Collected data
=======
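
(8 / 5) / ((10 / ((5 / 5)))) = 4 / 25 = 0.16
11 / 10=1.10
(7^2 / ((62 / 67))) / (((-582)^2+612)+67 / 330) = 541695 / 3471409357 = 0.00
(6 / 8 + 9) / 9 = 13 / 12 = 1.08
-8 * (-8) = 64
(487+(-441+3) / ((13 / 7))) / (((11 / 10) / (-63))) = -2056950 / 143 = -14384.27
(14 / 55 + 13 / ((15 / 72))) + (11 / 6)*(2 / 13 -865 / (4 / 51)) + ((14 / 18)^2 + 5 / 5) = -9338137441 / 463320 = -20154.83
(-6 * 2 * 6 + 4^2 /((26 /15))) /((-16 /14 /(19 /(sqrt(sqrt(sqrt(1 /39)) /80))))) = 54264 * 39^(1 /8) * sqrt(5) /13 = 14754.91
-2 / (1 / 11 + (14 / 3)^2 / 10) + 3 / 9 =-0.55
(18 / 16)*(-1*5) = -45 / 8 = -5.62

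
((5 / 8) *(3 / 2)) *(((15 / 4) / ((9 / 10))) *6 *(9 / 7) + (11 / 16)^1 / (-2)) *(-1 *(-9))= 961605 / 3584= 268.30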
=======
Task brief: The answer is a portion of the data. Write out exactly the line with "(6 / 8 + 9) / 9 = 13 / 12 = 1.08" and all lines after it.

Result of this task:
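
(6 / 8 + 9) / 9 = 13 / 12 = 1.08
-8 * (-8) = 64
(487+(-441+3) / ((13 / 7))) / (((11 / 10) / (-63))) = -2056950 / 143 = -14384.27
(14 / 55 + 13 / ((15 / 72))) + (11 / 6)*(2 / 13 -865 / (4 / 51)) + ((14 / 18)^2 + 5 / 5) = -9338137441 / 463320 = -20154.83
(-6 * 2 * 6 + 4^2 /((26 /15))) /((-16 /14 /(19 /(sqrt(sqrt(sqrt(1 /39)) /80))))) = 54264 * 39^(1 /8) * sqrt(5) /13 = 14754.91
-2 / (1 / 11 + (14 / 3)^2 / 10) + 3 / 9 =-0.55
(18 / 16)*(-1*5) = -45 / 8 = -5.62

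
((5 / 8) *(3 / 2)) *(((15 / 4) / ((9 / 10))) *6 *(9 / 7) + (11 / 16)^1 / (-2)) *(-1 *(-9))= 961605 / 3584= 268.30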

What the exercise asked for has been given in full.